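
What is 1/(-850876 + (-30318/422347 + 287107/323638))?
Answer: -136687538386/116304034465002891 ≈ -1.1753e-6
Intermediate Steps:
1/(-850876 + (-30318/422347 + 287107/323638)) = 1/(-850876 + 111446723245/136687538386) = 1/(-116304034465002891/136687538386) = -136687538386/116304034465002891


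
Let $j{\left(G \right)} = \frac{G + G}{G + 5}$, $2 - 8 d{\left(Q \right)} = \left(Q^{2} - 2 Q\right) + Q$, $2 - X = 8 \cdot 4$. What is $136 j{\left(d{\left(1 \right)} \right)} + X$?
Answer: $- \frac{358}{21} \approx -17.048$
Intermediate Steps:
$X = -30$ ($X = 2 - 8 \cdot 4 = 2 - 32 = -30$)
$d{\left(Q \right)} = \frac{1}{4} - \frac{Q^{2}}{8} + \frac{Q}{8}$ ($d{\left(Q \right)} = \frac{1}{4} - \frac{\left(Q^{2} - 2 Q\right) + Q}{8} = \frac{1}{4} - \frac{Q^{2} - Q}{8} = \frac{1}{4} - \left(- \frac{Q}{8} + \frac{Q^{2}}{8}\right) = \frac{1}{4} - \frac{Q^{2}}{8} + \frac{Q}{8}$)
$j{\left(G \right)} = \frac{2 G}{5 + G}$
$136 j{\left(d{\left(1 \right)} \right)} + X = 136 \frac{2 \left(\frac{1}{4} - \frac{1^{2}}{8} + \frac{1}{8} \cdot 1\right)}{5 + \left(\frac{1}{4} - \frac{1^{2}}{8} + \frac{1}{8} \cdot 1\right)} - 30 = 136 \frac{2 \left(\frac{1}{4} - \frac{1}{8} + \frac{1}{8}\right)}{5 + \left(\frac{1}{4} - \frac{1}{8} + \frac{1}{8}\right)} - 30 = 136 \cdot 2 \cdot \frac{1}{4} \frac{1}{5 + \frac{1}{4}} - 30 = 136 \cdot 2 \cdot \frac{1}{4} \frac{1}{\frac{21}{4}} - 30 = 136 \cdot 2 \cdot \frac{1}{4} \cdot \frac{4}{21} - 30 = 136 \cdot \frac{2}{21} - 30 = \frac{272}{21} - 30 = - \frac{358}{21}$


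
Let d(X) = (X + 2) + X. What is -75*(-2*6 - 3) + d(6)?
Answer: 1139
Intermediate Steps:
d(X) = 2 + 2*X (d(X) = (2 + X) + X = 2 + 2*X)
-75*(-2*6 - 3) + d(6) = -75*(-2*6 - 3) + (2 + 2*6) = -75*(-12 - 3) + (2 + 12) = -75*(-15) + 14 = 1125 + 14 = 1139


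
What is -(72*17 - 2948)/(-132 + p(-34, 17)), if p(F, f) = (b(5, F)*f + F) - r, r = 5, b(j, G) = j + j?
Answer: -1724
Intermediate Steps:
b(j, G) = 2*j
p(F, f) = -5 + F + 10*f (p(F, f) = ((2*5)*f + F) - 1*5 = (10*f + F) - 5 = (F + 10*f) - 5 = -5 + F + 10*f)
-(72*17 - 2948)/(-132 + p(-34, 17)) = -(72*17 - 2948)/(-132 + (-5 - 34 + 10*17)) = -(1224 - 2948)/(-132 + (-5 - 34 + 170)) = -(-1724)/(-132 + 131) = -(-1724)/(-1) = -(-1724)*(-1) = -1*1724 = -1724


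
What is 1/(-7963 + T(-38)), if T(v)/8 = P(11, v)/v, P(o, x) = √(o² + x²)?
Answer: -2874643/22890757169 + 76*√1565/22890757169 ≈ -0.00012545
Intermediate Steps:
T(v) = 8*√(121 + v²)/v (T(v) = 8*(√(11² + v²)/v) = 8*(√(121 + v²)/v) = 8*√(121 + v²)/v)
1/(-7963 + T(-38)) = 1/(-7963 + 8*√(121 + (-38)²)/(-38)) = 1/(-7963 + 8*(-1/38)*√(121 + 1444)) = 1/(-7963 + 8*(-1/38)*√1565) = 1/(-7963 - 4*√1565/19)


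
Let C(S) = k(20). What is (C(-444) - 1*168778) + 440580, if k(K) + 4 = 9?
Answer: 271807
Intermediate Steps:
k(K) = 5 (k(K) = -4 + 9 = 5)
C(S) = 5
(C(-444) - 1*168778) + 440580 = (5 - 1*168778) + 440580 = (5 - 168778) + 440580 = -168773 + 440580 = 271807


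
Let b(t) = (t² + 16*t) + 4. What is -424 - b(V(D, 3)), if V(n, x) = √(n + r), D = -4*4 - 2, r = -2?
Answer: -408 - 32*I*√5 ≈ -408.0 - 71.554*I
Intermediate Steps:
D = -18 (D = -16 - 2 = -18)
V(n, x) = √(-2 + n) (V(n, x) = √(n - 2) = √(-2 + n))
b(t) = 4 + t² + 16*t
-424 - b(V(D, 3)) = -424 - (4 + (√(-2 - 18))² + 16*√(-2 - 18)) = -424 - (4 + (√(-20))² + 16*√(-20)) = -424 - (4 + (2*I*√5)² + 16*(2*I*√5)) = -424 - (4 - 20 + 32*I*√5) = -424 - (-16 + 32*I*√5) = -424 + (16 - 32*I*√5) = -408 - 32*I*√5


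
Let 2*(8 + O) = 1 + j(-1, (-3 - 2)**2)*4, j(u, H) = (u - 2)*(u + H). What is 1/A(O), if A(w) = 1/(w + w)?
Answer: -303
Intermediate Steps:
j(u, H) = (-2 + u)*(H + u)
O = -303/2 (O = -8 + (1 + ((-1)**2 - 2*(-3 - 2)**2 - 2*(-1) + (-3 - 2)**2*(-1))*4)/2 = -8 + (1 + (1 - 2*(-5)**2 + 2 + (-5)**2*(-1))*4)/2 = -8 + (1 + (1 - 2*25 + 2 + 25*(-1))*4)/2 = -8 + (1 + (1 - 50 + 2 - 25)*4)/2 = -8 + (1 - 72*4)/2 = -8 + (1 - 288)/2 = -8 + (1/2)*(-287) = -8 - 287/2 = -303/2 ≈ -151.50)
A(w) = 1/(2*w)
1/A(O) = 1/(1/(2*(-303/2))) = 1/((1/2)*(-2/303)) = 1/(-1/303) = -303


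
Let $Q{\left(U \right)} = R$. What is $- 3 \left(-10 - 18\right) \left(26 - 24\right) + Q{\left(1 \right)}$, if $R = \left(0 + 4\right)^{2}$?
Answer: $184$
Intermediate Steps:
$R = 16$ ($R = 4^{2} = 16$)
$Q{\left(U \right)} = 16$
$- 3 \left(-10 - 18\right) \left(26 - 24\right) + Q{\left(1 \right)} = - 3 \left(-10 - 18\right) \left(26 - 24\right) + 16 = - 3 \left(\left(-28\right) 2\right) + 16 = \left(-3\right) \left(-56\right) + 16 = 168 + 16 = 184$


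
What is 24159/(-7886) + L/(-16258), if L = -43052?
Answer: -26634475/64105294 ≈ -0.41548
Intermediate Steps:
24159/(-7886) + L/(-16258) = 24159/(-7886) - 43052/(-16258) = 24159*(-1/7886) - 43052*(-1/16258) = -24159/7886 + 21526/8129 = -26634475/64105294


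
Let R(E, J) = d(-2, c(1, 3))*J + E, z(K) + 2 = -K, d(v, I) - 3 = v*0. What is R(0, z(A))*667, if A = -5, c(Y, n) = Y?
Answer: 6003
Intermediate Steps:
d(v, I) = 3 (d(v, I) = 3 + v*0 = 3 + 0 = 3)
z(K) = -2 - K
R(E, J) = E + 3*J (R(E, J) = 3*J + E = E + 3*J)
R(0, z(A))*667 = (0 + 3*(-2 - 1*(-5)))*667 = (0 + 3*(-2 + 5))*667 = (0 + 3*3)*667 = (0 + 9)*667 = 9*667 = 6003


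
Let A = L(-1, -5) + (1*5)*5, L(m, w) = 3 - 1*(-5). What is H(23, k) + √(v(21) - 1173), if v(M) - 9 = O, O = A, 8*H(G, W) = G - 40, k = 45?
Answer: -17/8 + I*√1131 ≈ -2.125 + 33.63*I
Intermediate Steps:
L(m, w) = 8 (L(m, w) = 3 + 5 = 8)
H(G, W) = -5 + G/8 (H(G, W) = (G - 40)/8 = (-40 + G)/8 = -5 + G/8)
A = 33 (A = 8 + (1*5)*5 = 8 + 5*5 = 8 + 25 = 33)
O = 33
v(M) = 42 (v(M) = 9 + 33 = 42)
H(23, k) + √(v(21) - 1173) = (-5 + (⅛)*23) + √(42 - 1173) = (-5 + 23/8) + √(-1131) = -17/8 + I*√1131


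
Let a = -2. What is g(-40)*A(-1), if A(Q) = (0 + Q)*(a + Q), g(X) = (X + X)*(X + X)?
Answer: 19200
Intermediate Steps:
g(X) = 4*X² (g(X) = (2*X)*(2*X) = 4*X²)
A(Q) = Q*(-2 + Q) (A(Q) = (0 + Q)*(-2 + Q) = Q*(-2 + Q))
g(-40)*A(-1) = (4*(-40)²)*(-(-2 - 1)) = (4*1600)*(-1*(-3)) = 6400*3 = 19200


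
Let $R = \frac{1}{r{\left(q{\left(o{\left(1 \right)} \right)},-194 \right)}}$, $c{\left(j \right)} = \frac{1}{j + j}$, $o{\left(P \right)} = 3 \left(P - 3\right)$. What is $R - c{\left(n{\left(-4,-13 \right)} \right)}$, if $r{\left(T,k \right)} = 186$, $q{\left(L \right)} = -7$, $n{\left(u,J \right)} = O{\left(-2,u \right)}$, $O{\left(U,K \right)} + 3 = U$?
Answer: $\frac{49}{465} \approx 0.10538$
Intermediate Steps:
$O{\left(U,K \right)} = -3 + U$
$o{\left(P \right)} = -9 + 3 P$ ($o{\left(P \right)} = 3 \left(-3 + P\right) = -9 + 3 P$)
$n{\left(u,J \right)} = -5$ ($n{\left(u,J \right)} = -3 - 2 = -5$)
$c{\left(j \right)} = \frac{1}{2 j}$
$R = \frac{1}{186} \approx 0.0053763$
$R - c{\left(n{\left(-4,-13 \right)} \right)} = \frac{1}{186} - \frac{1}{2 \left(-5\right)} = \frac{1}{186} - \frac{1}{2} \left(- \frac{1}{5}\right) = \frac{1}{186} - - \frac{1}{10} = \frac{1}{186} + \frac{1}{10} = \frac{49}{465}$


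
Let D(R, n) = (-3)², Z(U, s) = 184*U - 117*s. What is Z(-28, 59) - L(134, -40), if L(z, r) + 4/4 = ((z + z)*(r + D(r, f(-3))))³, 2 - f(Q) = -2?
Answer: 573441942058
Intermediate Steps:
Z(U, s) = -117*s + 184*U
f(Q) = 4 (f(Q) = 2 - 1*(-2) = 2 + 2 = 4)
D(R, n) = 9
L(z, r) = -1 + 8*z³*(9 + r)³ (L(z, r) = -1 + ((z + z)*(r + 9))³ = -1 + ((2*z)*(9 + r))³ = -1 + (2*z*(9 + r))³ = -1 + 8*z³*(9 + r)³)
Z(-28, 59) - L(134, -40) = (-117*59 + 184*(-28)) - (-1 + 8*134³*(9 - 40)³) = (-6903 - 5152) - (-1 + 8*2406104*(-31)³) = -12055 - (-1 + 8*2406104*(-29791)) = -12055 - (-1 - 573441954112) = -12055 - 1*(-573441954113) = -12055 + 573441954113 = 573441942058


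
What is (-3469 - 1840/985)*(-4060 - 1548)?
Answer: 3834531688/197 ≈ 1.9465e+7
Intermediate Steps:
(-3469 - 1840/985)*(-4060 - 1548) = (-3469 - 1840*1/985)*(-5608) = (-3469 - 368/197)*(-5608) = -683761/197*(-5608) = 3834531688/197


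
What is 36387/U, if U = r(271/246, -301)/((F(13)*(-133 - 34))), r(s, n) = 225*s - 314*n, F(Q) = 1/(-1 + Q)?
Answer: -83047263/15540946 ≈ -5.3438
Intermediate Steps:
r(s, n) = -314*n + 225*s
U = -46622838/6847 (U = (-314*(-301) + 225*(271/246))/(((-133 - 34)/(-1 + 13))) = (94514 + 225*(271*(1/246)))/((-167/12)) = (94514 + 225*(271/246))/(((1/12)*(-167))) = (94514 + 20325/82)/(-167/12) = (7770473/82)*(-12/167) = -46622838/6847 ≈ -6809.2)
36387/U = 36387/(-46622838/6847) = 36387*(-6847/46622838) = -83047263/15540946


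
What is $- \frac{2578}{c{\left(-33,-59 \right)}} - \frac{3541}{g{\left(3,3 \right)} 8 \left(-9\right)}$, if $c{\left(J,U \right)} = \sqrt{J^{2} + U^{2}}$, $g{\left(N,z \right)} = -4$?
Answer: $- \frac{3541}{288} - \frac{1289 \sqrt{4570}}{2285} \approx -50.43$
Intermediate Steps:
$- \frac{2578}{c{\left(-33,-59 \right)}} - \frac{3541}{g{\left(3,3 \right)} 8 \left(-9\right)} = - \frac{2578}{\sqrt{\left(-33\right)^{2} + \left(-59\right)^{2}}} - \frac{3541}{\left(-4\right) 8 \left(-9\right)} = - \frac{2578}{\sqrt{1089 + 3481}} - \frac{3541}{\left(-32\right) \left(-9\right)} = - \frac{2578}{\sqrt{4570}} - \frac{3541}{288} = - 2578 \frac{\sqrt{4570}}{4570} - \frac{3541}{288} = - \frac{1289 \sqrt{4570}}{2285} - \frac{3541}{288} = - \frac{3541}{288} - \frac{1289 \sqrt{4570}}{2285}$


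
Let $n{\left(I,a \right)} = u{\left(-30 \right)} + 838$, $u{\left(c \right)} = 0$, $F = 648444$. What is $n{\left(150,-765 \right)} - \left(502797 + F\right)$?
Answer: $-1150403$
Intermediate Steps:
$n{\left(I,a \right)} = 838$ ($n{\left(I,a \right)} = 0 + 838 = 838$)
$n{\left(150,-765 \right)} - \left(502797 + F\right) = 838 - 1151241 = -1150403$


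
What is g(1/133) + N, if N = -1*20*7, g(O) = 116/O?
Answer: 15288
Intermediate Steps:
N = -140 (N = -20*7 = -140)
g(1/133) + N = 116/(1/133) - 140 = 116*133 - 140 = 15428 - 140 = 15288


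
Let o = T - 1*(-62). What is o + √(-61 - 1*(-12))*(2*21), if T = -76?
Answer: -14 + 294*I ≈ -14.0 + 294.0*I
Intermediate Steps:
o = -14 (o = -76 - 1*(-62) = -76 + 62 = -14)
o + √(-61 - 1*(-12))*(2*21) = -14 + √(-61 - 1*(-12))*(2*21) = -14 + √(-61 + 12)*42 = -14 + √(-49)*42 = -14 + (7*I)*42 = -14 + 294*I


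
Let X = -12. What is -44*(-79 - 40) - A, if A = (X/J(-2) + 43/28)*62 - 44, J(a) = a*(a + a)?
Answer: 73889/14 ≈ 5277.8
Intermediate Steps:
J(a) = 2*a**2 (J(a) = a*(2*a) = 2*a**2)
A = -585/14 (A = (-12/(2*(-2)**2) + 43/28)*62 - 44 = (-12/(2*4) + 43*(1/28))*62 - 44 = (-12/8 + 43/28)*62 - 44 = (-12*1/8 + 43/28)*62 - 44 = (-3/2 + 43/28)*62 - 44 = (1/28)*62 - 44 = 31/14 - 44 = -585/14 ≈ -41.786)
-44*(-79 - 40) - A = -44*(-79 - 40) - 1*(-585/14) = -44*(-119) + 585/14 = 5236 + 585/14 = 73889/14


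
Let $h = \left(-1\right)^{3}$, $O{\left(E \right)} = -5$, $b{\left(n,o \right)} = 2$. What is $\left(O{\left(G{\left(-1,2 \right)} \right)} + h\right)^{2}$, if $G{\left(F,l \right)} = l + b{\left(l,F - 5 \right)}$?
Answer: $36$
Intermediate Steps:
$G{\left(F,l \right)} = 2 + l$ ($G{\left(F,l \right)} = l + 2 = 2 + l$)
$h = -1$
$\left(O{\left(G{\left(-1,2 \right)} \right)} + h\right)^{2} = \left(-5 - 1\right)^{2} = \left(-6\right)^{2} = 36$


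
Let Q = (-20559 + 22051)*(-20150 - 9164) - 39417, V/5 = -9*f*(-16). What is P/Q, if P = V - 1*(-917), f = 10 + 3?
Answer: -10277/43775905 ≈ -0.00023476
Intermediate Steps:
f = 13
V = 9360 (V = 5*(-9*13*(-16)) = 5*(-117*(-16)) = 5*1872 = 9360)
P = 10277 (P = 9360 - 1*(-917) = 9360 + 917 = 10277)
Q = -43775905 (Q = 1492*(-29314) - 39417 = -43736488 - 39417 = -43775905)
P/Q = 10277/(-43775905) = 10277*(-1/43775905) = -10277/43775905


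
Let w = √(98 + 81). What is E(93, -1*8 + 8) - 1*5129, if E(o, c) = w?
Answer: -5129 + √179 ≈ -5115.6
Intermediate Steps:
w = √179 ≈ 13.379
E(o, c) = √179
E(93, -1*8 + 8) - 1*5129 = √179 - 1*5129 = √179 - 5129 = -5129 + √179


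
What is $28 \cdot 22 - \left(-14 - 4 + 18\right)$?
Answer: $616$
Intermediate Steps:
$28 \cdot 22 - \left(-14 - 4 + 18\right) = 616 + \left(\left(12 - 1\right) - \left(\left(-3 - 4\right) + 18\right)\right) = 616 + \left(11 - \left(-7 + 18\right)\right) = 616 + \left(11 - 11\right) = 616 + 0 = 616$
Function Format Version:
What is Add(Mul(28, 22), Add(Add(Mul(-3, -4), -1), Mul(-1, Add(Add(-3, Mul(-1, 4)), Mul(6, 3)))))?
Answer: 616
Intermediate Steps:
Add(Mul(28, 22), Add(Add(Mul(-3, -4), -1), Mul(-1, Add(Add(-3, Mul(-1, 4)), Mul(6, 3))))) = Add(616, Add(Add(12, -1), Mul(-1, Add(Add(-3, -4), 18)))) = Add(616, Add(11, Mul(-1, Add(-7, 18)))) = Add(616, Add(11, Mul(-1, 11))) = Add(616, Add(11, -11)) = Add(616, 0) = 616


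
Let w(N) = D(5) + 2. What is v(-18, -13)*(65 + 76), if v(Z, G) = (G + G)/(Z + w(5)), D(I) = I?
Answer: 3666/11 ≈ 333.27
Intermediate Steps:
w(N) = 7 (w(N) = 5 + 2 = 7)
v(Z, G) = 2*G/(7 + Z) (v(Z, G) = (G + G)/(Z + 7) = (2*G)/(7 + Z) = 2*G/(7 + Z))
v(-18, -13)*(65 + 76) = (2*(-13)/(7 - 18))*(65 + 76) = (2*(-13)/(-11))*141 = (2*(-13)*(-1/11))*141 = (26/11)*141 = 3666/11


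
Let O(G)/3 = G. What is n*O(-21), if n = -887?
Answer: 55881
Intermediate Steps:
O(G) = 3*G
n*O(-21) = -2661*(-21) = -887*(-63) = 55881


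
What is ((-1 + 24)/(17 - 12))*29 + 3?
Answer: 682/5 ≈ 136.40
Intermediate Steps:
((-1 + 24)/(17 - 12))*29 + 3 = (23/5)*29 + 3 = 667/5 + 3 = 682/5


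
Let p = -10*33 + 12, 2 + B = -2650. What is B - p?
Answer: -2334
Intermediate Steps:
B = -2652 (B = -2 - 2650 = -2652)
p = -318 (p = -330 + 12 = -318)
B - p = -2652 - 1*(-318) = -2652 + 318 = -2334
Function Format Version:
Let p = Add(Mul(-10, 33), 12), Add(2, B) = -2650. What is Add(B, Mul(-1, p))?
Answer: -2334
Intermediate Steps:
B = -2652 (B = Add(-2, -2650) = -2652)
p = -318 (p = Add(-330, 12) = -318)
Add(B, Mul(-1, p)) = Add(-2652, Mul(-1, -318)) = Add(-2652, 318) = -2334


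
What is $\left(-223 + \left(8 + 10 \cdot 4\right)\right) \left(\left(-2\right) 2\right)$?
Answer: $700$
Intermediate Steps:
$\left(-223 + \left(8 + 10 \cdot 4\right)\right) \left(\left(-2\right) 2\right) = \left(-223 + \left(8 + 40\right)\right) \left(-4\right) = \left(-223 + 48\right) \left(-4\right) = \left(-175\right) \left(-4\right) = 700$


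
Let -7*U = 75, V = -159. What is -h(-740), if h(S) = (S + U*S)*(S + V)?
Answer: 45237680/7 ≈ 6.4625e+6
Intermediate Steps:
U = -75/7 (U = -1/7*75 = -75/7 ≈ -10.714)
h(S) = -68*S*(-159 + S)/7 (h(S) = (S - 75*S/7)*(S - 159) = (-68*S/7)*(-159 + S) = -68*S*(-159 + S)/7)
-h(-740) = -68*(-740)*(159 - 1*(-740))/7 = -68*(-740)*(159 + 740)/7 = -68*(-740)*899/7 = -1*(-45237680/7) = 45237680/7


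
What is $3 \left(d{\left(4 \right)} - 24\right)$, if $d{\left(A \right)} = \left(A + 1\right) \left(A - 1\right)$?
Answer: $-27$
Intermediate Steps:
$d{\left(A \right)} = \left(1 + A\right) \left(-1 + A\right)$
$3 \left(d{\left(4 \right)} - 24\right) = 3 \left(\left(-1 + 4^{2}\right) - 24\right) = 3 \left(\left(-1 + 16\right) - 24\right) = 3 \left(15 - 24\right) = 3 \left(-9\right) = -27$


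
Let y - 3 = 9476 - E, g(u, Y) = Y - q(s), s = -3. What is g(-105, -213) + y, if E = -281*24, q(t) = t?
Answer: 16013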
=======
## WHAT IS BEING ASKED:
Write out the listing exactly from its first line to the line containing "8 \cdot 4$.". Both of those lines belong in the answer.

## ANSWER AREA:
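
What is 1/(-850876 + (-30318/422347 + 287107/323638))?
Answer: -136687538386/116304034465002891 ≈ -1.1753e-6
Intermediate Steps:
1/(-850876 + (-30318/422347 + 287107/323638)) = 1/(-850876 + 111446723245/136687538386) = 1/(-116304034465002891/136687538386) = -136687538386/116304034465002891


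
Let $j{\left(G \right)} = \frac{G + G}{G + 5}$, $2 - 8 d{\left(Q \right)} = \left(Q^{2} - 2 Q\right) + Q$, $2 - X = 8 \cdot 4$. What is $136 j{\left(d{\left(1 \right)} \right)} + X$?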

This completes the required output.